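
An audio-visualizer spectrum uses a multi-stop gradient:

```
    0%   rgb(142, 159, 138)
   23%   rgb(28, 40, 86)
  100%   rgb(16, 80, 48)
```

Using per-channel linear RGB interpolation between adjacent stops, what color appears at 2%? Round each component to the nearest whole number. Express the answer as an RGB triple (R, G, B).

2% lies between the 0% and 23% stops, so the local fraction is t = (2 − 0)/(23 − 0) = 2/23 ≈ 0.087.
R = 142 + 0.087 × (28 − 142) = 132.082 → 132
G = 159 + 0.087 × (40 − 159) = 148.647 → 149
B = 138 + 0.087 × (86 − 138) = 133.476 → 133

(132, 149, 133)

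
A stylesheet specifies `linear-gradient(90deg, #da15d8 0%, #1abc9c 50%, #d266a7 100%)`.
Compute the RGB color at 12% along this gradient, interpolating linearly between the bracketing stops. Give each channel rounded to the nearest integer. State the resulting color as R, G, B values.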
------------------------------------
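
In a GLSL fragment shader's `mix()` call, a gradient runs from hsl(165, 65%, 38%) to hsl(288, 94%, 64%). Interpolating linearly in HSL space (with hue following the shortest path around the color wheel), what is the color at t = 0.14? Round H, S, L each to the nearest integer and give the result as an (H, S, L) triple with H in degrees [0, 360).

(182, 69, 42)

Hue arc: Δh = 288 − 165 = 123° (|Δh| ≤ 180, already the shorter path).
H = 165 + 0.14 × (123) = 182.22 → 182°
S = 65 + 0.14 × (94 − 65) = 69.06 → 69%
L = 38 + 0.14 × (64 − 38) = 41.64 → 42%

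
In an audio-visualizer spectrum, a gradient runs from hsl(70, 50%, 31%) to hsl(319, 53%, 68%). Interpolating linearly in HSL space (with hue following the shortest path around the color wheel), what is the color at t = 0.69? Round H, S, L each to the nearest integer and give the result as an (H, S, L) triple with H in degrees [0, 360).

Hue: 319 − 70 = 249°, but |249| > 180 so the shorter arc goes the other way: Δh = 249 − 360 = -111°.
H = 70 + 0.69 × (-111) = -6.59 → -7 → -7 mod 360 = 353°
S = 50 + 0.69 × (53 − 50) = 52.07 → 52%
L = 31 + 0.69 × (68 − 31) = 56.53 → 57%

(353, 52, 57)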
------------------------------------
In your answer, include only the lines above starting at the line that holds "A stylesheet specifies" and ending at the line that holds "Compute the RGB", copied exactly.

● Task output:
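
A stylesheet specifies `linear-gradient(90deg, #da15d8 0%, #1abc9c 50%, #d266a7 100%)`.
Compute the RGB color at 12% along this gradient, interpolating linearly between the bracketing stops. Give each channel rounded to the nearest integer. State the resulting color as R, G, B values.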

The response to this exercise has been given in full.